== Records provided ==
⁂

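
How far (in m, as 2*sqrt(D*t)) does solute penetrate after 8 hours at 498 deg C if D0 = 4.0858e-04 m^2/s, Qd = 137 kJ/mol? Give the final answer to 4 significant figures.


Step 1: D = D0 * exp(-Qd/(R*T))
T = 771.15 K
D = 4.0858e-04 * exp(-137e3 / (8.314 * 771.15)) = 2.14341e-13 m^2/s
Step 2: L = 2*sqrt(D*t)
t = 8 h = 28800 s
L = 2*sqrt(2.14341e-13 * 28800) = 1.571e-04 m


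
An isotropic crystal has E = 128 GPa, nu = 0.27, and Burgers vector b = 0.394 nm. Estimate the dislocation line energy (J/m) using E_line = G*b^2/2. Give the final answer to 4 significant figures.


Step 1: G = E / (2*(1+nu))
G = 128 / (2*(1+0.27)) = 50.3937 GPa = 5.03937e+10 Pa
Step 2: E_line = G*b^2/2
b = 0.394 nm = 3.94e-10 m
E_line = 0.5 * 5.03937e+10 * (3.94e-10)^2 = 3.911e-09 J/m


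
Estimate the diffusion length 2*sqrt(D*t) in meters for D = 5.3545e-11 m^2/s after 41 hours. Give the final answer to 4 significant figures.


t = 41 hr = 147600 s
Diffusion length = 2*sqrt(D*t)
= 2*sqrt(5.3545e-11 * 147600)
= 5.623e-03 m


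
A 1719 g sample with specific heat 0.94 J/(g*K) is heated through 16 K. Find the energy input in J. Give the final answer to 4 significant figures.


Q = m * cp * dT
Q = 1719 * 0.94 * 16
Q = 25850 J


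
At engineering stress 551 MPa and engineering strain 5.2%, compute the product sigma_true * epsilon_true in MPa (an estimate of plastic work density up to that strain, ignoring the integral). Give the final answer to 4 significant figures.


sigma_true = sigma_eng * (1 + epsilon_eng)
sigma_true = 551 * (1 + 0.052) = 579.652 MPa
epsilon_true = ln(1 + epsilon_eng)
epsilon_true = ln(1 + 0.052) = 0.0506931
sigma_true * epsilon_true = 579.652 * 0.0506931 = 29.38 MPa


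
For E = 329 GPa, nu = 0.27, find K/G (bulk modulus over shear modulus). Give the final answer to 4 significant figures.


G = E / (2*(1+nu))
G = 329 / (2*(1+0.27)) = 129.528 GPa
K = E / (3*(1-2*nu))
K = 329 / (3*(1-2*0.27)) = 238.406 GPa
K/G = 238.406 / 129.528 = 1.841


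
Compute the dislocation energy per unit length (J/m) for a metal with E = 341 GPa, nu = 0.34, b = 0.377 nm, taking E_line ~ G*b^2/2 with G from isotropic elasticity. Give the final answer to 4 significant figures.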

⁂

== Exercise brief ==
Reproduce each entry above exactly, keeping every word.

== Completed exercise ==
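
How far (in m, as 2*sqrt(D*t)) does solute penetrate after 8 hours at 498 deg C if D0 = 4.0858e-04 m^2/s, Qd = 137 kJ/mol? Give the final answer to 4 significant figures.


Step 1: D = D0 * exp(-Qd/(R*T))
T = 771.15 K
D = 4.0858e-04 * exp(-137e3 / (8.314 * 771.15)) = 2.14341e-13 m^2/s
Step 2: L = 2*sqrt(D*t)
t = 8 h = 28800 s
L = 2*sqrt(2.14341e-13 * 28800) = 1.571e-04 m


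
An isotropic crystal has E = 128 GPa, nu = 0.27, and Burgers vector b = 0.394 nm. Estimate the dislocation line energy (J/m) using E_line = G*b^2/2. Give the final answer to 4 significant figures.


Step 1: G = E / (2*(1+nu))
G = 128 / (2*(1+0.27)) = 50.3937 GPa = 5.03937e+10 Pa
Step 2: E_line = G*b^2/2
b = 0.394 nm = 3.94e-10 m
E_line = 0.5 * 5.03937e+10 * (3.94e-10)^2 = 3.911e-09 J/m


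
Estimate the diffusion length 2*sqrt(D*t) in meters for D = 5.3545e-11 m^2/s after 41 hours. Give the final answer to 4 significant figures.


t = 41 hr = 147600 s
Diffusion length = 2*sqrt(D*t)
= 2*sqrt(5.3545e-11 * 147600)
= 5.623e-03 m


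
A 1719 g sample with specific heat 0.94 J/(g*K) is heated through 16 K. Find the energy input in J. Give the final answer to 4 significant figures.


Q = m * cp * dT
Q = 1719 * 0.94 * 16
Q = 25850 J


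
At engineering stress 551 MPa and engineering strain 5.2%, compute the product sigma_true * epsilon_true in MPa (an estimate of plastic work density up to that strain, ignoring the integral). Give the final answer to 4 significant figures.


sigma_true = sigma_eng * (1 + epsilon_eng)
sigma_true = 551 * (1 + 0.052) = 579.652 MPa
epsilon_true = ln(1 + epsilon_eng)
epsilon_true = ln(1 + 0.052) = 0.0506931
sigma_true * epsilon_true = 579.652 * 0.0506931 = 29.38 MPa


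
For E = 329 GPa, nu = 0.27, find K/G (bulk modulus over shear modulus). Give the final answer to 4 significant figures.


G = E / (2*(1+nu))
G = 329 / (2*(1+0.27)) = 129.528 GPa
K = E / (3*(1-2*nu))
K = 329 / (3*(1-2*0.27)) = 238.406 GPa
K/G = 238.406 / 129.528 = 1.841


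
Compute the dislocation energy per unit length (J/m) for a metal with E = 341 GPa, nu = 0.34, b = 0.377 nm, taking E_line ~ G*b^2/2 with G from isotropic elasticity. Give the final answer to 4 significant figures.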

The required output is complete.